*EXTRACTED INFORMATION*.
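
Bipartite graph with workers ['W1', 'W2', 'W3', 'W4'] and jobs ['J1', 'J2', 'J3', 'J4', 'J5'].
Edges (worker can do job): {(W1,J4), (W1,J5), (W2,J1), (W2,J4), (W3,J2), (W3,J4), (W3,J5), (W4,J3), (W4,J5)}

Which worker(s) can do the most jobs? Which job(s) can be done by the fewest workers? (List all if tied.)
Most versatile: W3 (3 jobs); Least covered: J1, J2, J3 (1 workers)

Worker degrees (jobs they can do): W1:2, W2:2, W3:3, W4:2
Job degrees (workers who can do it): J1:1, J2:1, J3:1, J4:3, J5:3

Maximum worker degree is 3, achieved by: W3
Minimum job degree is 1, achieved by: J1, J2, J3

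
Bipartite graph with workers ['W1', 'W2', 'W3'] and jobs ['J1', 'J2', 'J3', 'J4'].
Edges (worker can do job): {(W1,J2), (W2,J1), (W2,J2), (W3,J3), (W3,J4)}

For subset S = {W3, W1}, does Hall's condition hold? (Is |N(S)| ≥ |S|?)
Yes: |N(S)| = 3, |S| = 2

Subset S = {W3, W1}
Neighbors N(S) = {J2, J3, J4}

|N(S)| = 3, |S| = 2
Hall's condition: |N(S)| ≥ |S| is satisfied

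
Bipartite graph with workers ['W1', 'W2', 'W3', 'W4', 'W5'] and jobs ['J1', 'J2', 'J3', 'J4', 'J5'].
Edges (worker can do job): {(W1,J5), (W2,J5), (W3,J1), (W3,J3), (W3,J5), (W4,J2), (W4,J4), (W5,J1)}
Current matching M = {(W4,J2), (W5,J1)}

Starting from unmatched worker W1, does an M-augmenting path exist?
Yes: W1 → J5

An M-augmenting path alternates non-matching / matching edges, starting and ending at unmatched vertices.
Path: W1 → J5
(J5 is unmatched in M, so the path is augmenting.)
Flipping edges along this path would increase |M| from 2 to 3.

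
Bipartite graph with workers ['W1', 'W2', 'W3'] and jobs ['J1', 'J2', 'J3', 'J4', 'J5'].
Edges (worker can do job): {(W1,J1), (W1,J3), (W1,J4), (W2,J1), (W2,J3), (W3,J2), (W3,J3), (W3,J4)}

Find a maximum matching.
Matching: {(W1,J4), (W2,J3), (W3,J2)}

Maximum matching (size 3):
  W1 → J4
  W2 → J3
  W3 → J2

Each worker is assigned to at most one job, and each job to at most one worker.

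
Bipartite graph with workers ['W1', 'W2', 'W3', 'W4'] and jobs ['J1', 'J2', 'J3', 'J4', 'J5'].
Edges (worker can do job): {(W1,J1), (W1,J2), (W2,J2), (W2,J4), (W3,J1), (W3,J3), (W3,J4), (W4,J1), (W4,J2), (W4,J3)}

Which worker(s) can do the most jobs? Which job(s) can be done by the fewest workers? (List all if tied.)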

*WHAT THE EXERCISE ASKS*. Copy every line of the material above in which the string "with" can be found.

*RESPONSE*.
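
Bipartite graph with workers ['W1', 'W2', 'W3', 'W4'] and jobs ['J1', 'J2', 'J3', 'J4', 'J5'].
Bipartite graph with workers ['W1', 'W2', 'W3'] and jobs ['J1', 'J2', 'J3', 'J4'].
Bipartite graph with workers ['W1', 'W2', 'W3', 'W4', 'W5'] and jobs ['J1', 'J2', 'J3', 'J4', 'J5'].
Bipartite graph with workers ['W1', 'W2', 'W3'] and jobs ['J1', 'J2', 'J3', 'J4', 'J5'].
Bipartite graph with workers ['W1', 'W2', 'W3', 'W4'] and jobs ['J1', 'J2', 'J3', 'J4', 'J5'].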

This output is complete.